Prompt - Nothing before the line containing "Die Position von" belongs in the answer; quote that line and all lines after it through the end of the material, word for word.

Data records -
+-------+
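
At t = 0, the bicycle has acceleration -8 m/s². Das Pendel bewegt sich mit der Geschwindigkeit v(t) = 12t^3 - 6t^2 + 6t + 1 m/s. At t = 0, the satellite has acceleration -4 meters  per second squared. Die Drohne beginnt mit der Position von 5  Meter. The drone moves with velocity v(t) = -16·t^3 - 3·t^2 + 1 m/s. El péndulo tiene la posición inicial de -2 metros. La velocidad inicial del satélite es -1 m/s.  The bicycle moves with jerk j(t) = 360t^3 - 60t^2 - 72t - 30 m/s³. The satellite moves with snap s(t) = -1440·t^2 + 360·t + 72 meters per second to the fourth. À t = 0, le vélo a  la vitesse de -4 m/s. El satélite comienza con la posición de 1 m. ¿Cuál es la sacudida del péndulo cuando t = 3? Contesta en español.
Para resolver esto, necesitamos tomar 2 derivadas de nuestra ecuación de la velocidad v(t) = 12·t^3 - 6·t^2 + 6·t + 1. Derivando la velocidad, obtenemos la aceleración: a(t) = 36·t^2 - 12·t + 6. Derivando la aceleración, obtenemos la sacudida: j(t) = 72·t - 12. De la ecuación de la sacudida j(t) = 72·t - 12, sustituimos t = 3 para obtener j = 204.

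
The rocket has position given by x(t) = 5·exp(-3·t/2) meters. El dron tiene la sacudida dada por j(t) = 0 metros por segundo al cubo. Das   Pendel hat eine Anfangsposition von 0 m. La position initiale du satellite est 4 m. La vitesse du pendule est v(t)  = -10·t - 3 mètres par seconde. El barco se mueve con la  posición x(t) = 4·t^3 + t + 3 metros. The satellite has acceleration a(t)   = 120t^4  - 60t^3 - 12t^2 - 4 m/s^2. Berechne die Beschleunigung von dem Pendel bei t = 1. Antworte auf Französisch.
Nous devons dériver notre équation de la vitesse v(t) = -10·t - 3 1 fois. En dérivant la vitesse, nous obtenons l'accélération: a(t) = -10. En utilisant a(t) = -10 et en substituant t = 1, nous trouvons a = -10.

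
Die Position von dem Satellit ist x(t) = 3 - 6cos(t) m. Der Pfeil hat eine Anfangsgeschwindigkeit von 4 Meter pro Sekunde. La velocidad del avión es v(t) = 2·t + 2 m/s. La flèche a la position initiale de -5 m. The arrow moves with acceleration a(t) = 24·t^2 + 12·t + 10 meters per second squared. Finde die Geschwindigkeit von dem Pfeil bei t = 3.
Um dies zu lösen, müssen wir 1 Integral unserer Gleichung für die Beschleunigung a(t) = 24·t^2 + 12·t + 10 finden. Das Integral von der Beschleunigung ist die Geschwindigkeit. Mit v(0) = 4 erhalten wir v(t) = 8·t^3 + 6·t^2 + 10·t + 4. Mit v(t) = 8·t^3 + 6·t^2 + 10·t + 4 und Einsetzen von t = 3, finden wir v = 304.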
+-------+
Answer for this exercise -
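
Die Position von dem Satellit ist x(t) = 3 - 6cos(t) m. Der Pfeil hat eine Anfangsgeschwindigkeit von 4 Meter pro Sekunde. La velocidad del avión es v(t) = 2·t + 2 m/s. La flèche a la position initiale de -5 m. The arrow moves with acceleration a(t) = 24·t^2 + 12·t + 10 meters per second squared. Finde die Geschwindigkeit von dem Pfeil bei t = 3.
Um dies zu lösen, müssen wir 1 Integral unserer Gleichung für die Beschleunigung a(t) = 24·t^2 + 12·t + 10 finden. Das Integral von der Beschleunigung ist die Geschwindigkeit. Mit v(0) = 4 erhalten wir v(t) = 8·t^3 + 6·t^2 + 10·t + 4. Mit v(t) = 8·t^3 + 6·t^2 + 10·t + 4 und Einsetzen von t = 3, finden wir v = 304.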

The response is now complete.